- [ASSIGNMENT] Return the entries below in full. Keep every word as it is.

Stored data entries
-- Opening Marker --

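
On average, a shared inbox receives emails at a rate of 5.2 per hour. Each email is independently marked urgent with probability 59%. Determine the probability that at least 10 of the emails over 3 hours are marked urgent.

0.4394

Thinning: the emails that are marked urgent themselves form a Poisson process with rate 0.59 × 5.2 = 3.068 per hour.
Over the interval, μ = 3.068 × 3 = 9.204 (3 hours).
P(N ≥ 10) = 1 − P(N ≤ 9) ≈ 0.4394.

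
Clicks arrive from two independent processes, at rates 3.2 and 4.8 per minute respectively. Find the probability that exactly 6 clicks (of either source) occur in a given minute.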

-- Closing Marker --

- [PROBLEM SOLUTION]
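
On average, a shared inbox receives emails at a rate of 5.2 per hour. Each email is independently marked urgent with probability 59%. Determine the probability that at least 10 of the emails over 3 hours are marked urgent.

0.4394

Thinning: the emails that are marked urgent themselves form a Poisson process with rate 0.59 × 5.2 = 3.068 per hour.
Over the interval, μ = 3.068 × 3 = 9.204 (3 hours).
P(N ≥ 10) = 1 − P(N ≤ 9) ≈ 0.4394.

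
Clicks arrive from two independent processes, at rates 3.2 and 4.8 per minute respectively. Find the probability that exactly 6 clicks (of either source) occur in a given minute.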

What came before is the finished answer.